**Your instructions**
Only a number is wanted here: the number of lines of the data that include "pieces".

Source records
'''
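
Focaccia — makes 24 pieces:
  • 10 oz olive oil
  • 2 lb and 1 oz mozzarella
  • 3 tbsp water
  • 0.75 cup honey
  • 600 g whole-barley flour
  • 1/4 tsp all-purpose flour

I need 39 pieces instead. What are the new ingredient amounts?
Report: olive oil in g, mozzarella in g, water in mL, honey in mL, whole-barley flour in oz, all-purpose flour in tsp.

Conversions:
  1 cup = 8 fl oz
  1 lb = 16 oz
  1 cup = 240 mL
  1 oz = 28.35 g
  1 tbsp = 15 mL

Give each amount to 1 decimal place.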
'''
**Exercise result**
2